Start of Block
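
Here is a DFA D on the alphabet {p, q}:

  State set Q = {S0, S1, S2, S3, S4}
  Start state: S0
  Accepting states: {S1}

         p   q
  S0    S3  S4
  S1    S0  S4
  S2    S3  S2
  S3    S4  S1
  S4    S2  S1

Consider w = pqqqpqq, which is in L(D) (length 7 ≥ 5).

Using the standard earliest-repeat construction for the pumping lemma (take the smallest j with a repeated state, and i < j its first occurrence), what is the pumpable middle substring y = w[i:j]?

Run of D on w = p q q q p q q:
  step 0: S0  (start)
  step 1: S3  (read p: S0→S3)
  step 2: S1  (read q: S3→S1)
  step 3: S4  (read q: S1→S4)
  step 4: S1  (read q: S4→S1)   ← first repeat (S1 seen earlier)
  step 5: S0  (read p: S1→S0)
  step 6: S4  (read q: S0→S4)
  step 7: S1  (read q: S4→S1)

So i = 2, j = 4, giving x = w[0:2] = pq, y = w[2:4] = qq, z = w[4:7] = pqq.
Check: |xy| = 4 ≤ 5 and |y| = 2 ≥ 1. Reading y takes D from S1 back to S1, so every xyⁱz is accepted.
Pumping length from the standard proof: p = 5 (the number of states). The repeated state found above gives |xy| = j ≤ 5 and |y| = j − i ≥ 1.

qq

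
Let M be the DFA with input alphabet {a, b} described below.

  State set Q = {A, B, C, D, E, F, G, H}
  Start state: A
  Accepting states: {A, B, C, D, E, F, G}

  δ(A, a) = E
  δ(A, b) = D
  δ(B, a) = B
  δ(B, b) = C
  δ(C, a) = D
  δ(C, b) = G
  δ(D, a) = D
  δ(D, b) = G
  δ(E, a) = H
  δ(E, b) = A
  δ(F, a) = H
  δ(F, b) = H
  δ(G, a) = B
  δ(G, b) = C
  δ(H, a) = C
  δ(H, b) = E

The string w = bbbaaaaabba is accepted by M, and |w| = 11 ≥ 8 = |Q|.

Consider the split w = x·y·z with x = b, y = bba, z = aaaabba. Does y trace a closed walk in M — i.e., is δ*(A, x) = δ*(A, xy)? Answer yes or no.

yes

Run of M on the first 4 characters of w = b b b a:
  step 0: A  (start)
  step 1: D  (read b: A→D)
  step 2: G  (read b: D→G)
  step 3: C  (read b: G→C)
  step 4: D  (read a: C→D)

After x (step 1): D. After xy (step 4): D.
They match, so y = bba drives M around a cycle from D back to itself; pumping y any number of times keeps M in D before reading z, and xyⁱz ∈ L(M) for every i ≥ 0.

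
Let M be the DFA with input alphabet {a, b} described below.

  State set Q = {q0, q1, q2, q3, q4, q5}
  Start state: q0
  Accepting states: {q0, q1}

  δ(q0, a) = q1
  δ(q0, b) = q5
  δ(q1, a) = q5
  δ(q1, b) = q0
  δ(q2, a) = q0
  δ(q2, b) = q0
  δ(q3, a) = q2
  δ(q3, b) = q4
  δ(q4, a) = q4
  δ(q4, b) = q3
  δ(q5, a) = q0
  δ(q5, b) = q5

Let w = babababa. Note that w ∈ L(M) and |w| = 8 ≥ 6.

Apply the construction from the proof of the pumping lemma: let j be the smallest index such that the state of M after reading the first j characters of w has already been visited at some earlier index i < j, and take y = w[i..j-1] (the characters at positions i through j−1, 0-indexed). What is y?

Run of M on w = b a b a b a b a:
  step 0: q0  (start)
  step 1: q5  (read b: q0→q5)
  step 2: q0  (read a: q5→q0)   ← first repeat (q0 seen earlier)
  step 3: q5  (read b: q0→q5)
  step 4: q0  (read a: q5→q0)
  step 5: q5  (read b: q0→q5)
  step 6: q0  (read a: q5→q0)
  step 7: q5  (read b: q0→q5)
  step 8: q0  (read a: q5→q0)

So i = 0, j = 2, giving x = w[0:0] = ε, y = w[0:2] = ba, z = w[2:8] = bababa.
Check: |xy| = 2 ≤ 6 and |y| = 2 ≥ 1. Reading y takes M from q0 back to q0, so every xyⁱz is accepted.
Pumping length from the standard proof: p = 6 (the number of states). The repeated state found above gives |xy| = j ≤ 6 and |y| = j − i ≥ 1.

ba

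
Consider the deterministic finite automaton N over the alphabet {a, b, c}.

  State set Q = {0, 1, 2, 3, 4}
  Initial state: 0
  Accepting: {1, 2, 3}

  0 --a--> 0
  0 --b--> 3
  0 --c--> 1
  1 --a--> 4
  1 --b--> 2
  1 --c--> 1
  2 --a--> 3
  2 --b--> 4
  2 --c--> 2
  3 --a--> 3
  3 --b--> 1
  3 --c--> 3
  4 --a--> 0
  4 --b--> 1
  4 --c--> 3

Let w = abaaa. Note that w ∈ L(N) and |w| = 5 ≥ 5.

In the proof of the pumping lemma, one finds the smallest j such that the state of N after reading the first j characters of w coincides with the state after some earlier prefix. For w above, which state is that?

0

Run of N on w = a b a a a:
  step 0: 0  (start)
  step 1: 0  (read a: 0→0)   ← first repeat (0 seen earlier)
  step 2: 3  (read b: 0→3)
  step 3: 3  (read a: 3→3)
  step 4: 3  (read a: 3→3)
  step 5: 3  (read a: 3→3)

The earliest repeat is at step j = 1: N is in 0, which it already visited at step i = 0.
Pumping length from the standard proof: p = 5 (the number of states). The repeated state found above gives |xy| = j ≤ 5 and |y| = j − i ≥ 1.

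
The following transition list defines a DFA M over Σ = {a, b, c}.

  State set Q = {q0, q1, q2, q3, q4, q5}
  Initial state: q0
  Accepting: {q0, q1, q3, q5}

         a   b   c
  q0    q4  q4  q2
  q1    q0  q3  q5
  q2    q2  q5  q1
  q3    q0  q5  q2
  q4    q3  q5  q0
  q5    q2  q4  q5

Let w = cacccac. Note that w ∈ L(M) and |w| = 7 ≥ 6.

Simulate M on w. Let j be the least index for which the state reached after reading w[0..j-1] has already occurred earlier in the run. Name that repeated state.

q2

State sequence: q0 -c-> q2 -a-> q2 -c-> q1 -c-> q5 -c-> q5 -a-> q2 -c-> q1
First repeat at step 2: q2 was already visited.

The earliest repeat is at step j = 2: M is in q2, which it already visited at step i = 1.
The DFA has 6 states, so the proof of the pumping lemma guarantees a repeated state among the first 6+1 visited; the segment between the two visits is the pumpable y.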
End of Block
> [To do]
Return exactly the lines from the beginning of the data above through the one containing "Consider w = pqqqpqq, which", please. Include both end lines and add nothing else.

> [Response]
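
Here is a DFA D on the alphabet {p, q}:

  State set Q = {S0, S1, S2, S3, S4}
  Start state: S0
  Accepting states: {S1}

         p   q
  S0    S3  S4
  S1    S0  S4
  S2    S3  S2
  S3    S4  S1
  S4    S2  S1

Consider w = pqqqpqq, which is in L(D) (length 7 ≥ 5).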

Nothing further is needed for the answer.